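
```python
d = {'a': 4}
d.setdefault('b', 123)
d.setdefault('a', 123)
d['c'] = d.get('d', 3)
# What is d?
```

After line 1: d = {'a': 4}
After line 2 (setdefault adds 'b'=123): d = {'a': 4, 'b': 123}
After line 3 (setdefault 'a' no-op, already exists): d = {'a': 4, 'b': 123}
After line 4 (get('d', 3) returns default since 'd' not in d): d = {'a': 4, 'b': 123, 'c': 3}

{'a': 4, 'b': 123, 'c': 3}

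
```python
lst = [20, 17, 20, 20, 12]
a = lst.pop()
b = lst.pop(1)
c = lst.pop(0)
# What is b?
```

After line 1: lst = [20, 17, 20, 20, 12]
After line 2 (pop() -> a = 12): lst = [20, 17, 20, 20]
After line 3 (pop(1) -> b = 17): lst = [20, 20, 20]
After line 4 (pop(0) -> c = 20): lst = [20, 20]

17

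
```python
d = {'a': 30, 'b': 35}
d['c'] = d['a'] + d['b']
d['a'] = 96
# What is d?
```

After line 1: d = {'a': 30, 'b': 35}
After line 2 (d['c'] = 30 + 35): d = {'a': 30, 'b': 35, 'c': 65}
After line 3: d = {'a': 96, 'b': 35, 'c': 65}

{'a': 96, 'b': 35, 'c': 65}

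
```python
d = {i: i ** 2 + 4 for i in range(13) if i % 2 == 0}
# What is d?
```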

= Problem to work on =
Please give the data again in full, exactly as written.

= Exercise result =
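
```python
d = {'a': 4}
d.setdefault('b', 123)
d.setdefault('a', 123)
d['c'] = d.get('d', 3)
# What is d?
```

After line 1: d = {'a': 4}
After line 2 (setdefault adds 'b'=123): d = {'a': 4, 'b': 123}
After line 3 (setdefault 'a' no-op, already exists): d = {'a': 4, 'b': 123}
After line 4 (get('d', 3) returns default since 'd' not in d): d = {'a': 4, 'b': 123, 'c': 3}

{'a': 4, 'b': 123, 'c': 3}

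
```python
lst = [20, 17, 20, 20, 12]
a = lst.pop()
b = lst.pop(1)
c = lst.pop(0)
# What is b?
```

After line 1: lst = [20, 17, 20, 20, 12]
After line 2 (pop() -> a = 12): lst = [20, 17, 20, 20]
After line 3 (pop(1) -> b = 17): lst = [20, 20, 20]
After line 4 (pop(0) -> c = 20): lst = [20, 20]

17

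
```python
d = {'a': 30, 'b': 35}
d['c'] = d['a'] + d['b']
d['a'] = 96
# What is d?
```

After line 1: d = {'a': 30, 'b': 35}
After line 2 (d['c'] = 30 + 35): d = {'a': 30, 'b': 35, 'c': 65}
After line 3: d = {'a': 96, 'b': 35, 'c': 65}

{'a': 96, 'b': 35, 'c': 65}

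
```python
d = {i: i ** 2 + 4 for i in range(13) if i % 2 == 0}
# What is d?
```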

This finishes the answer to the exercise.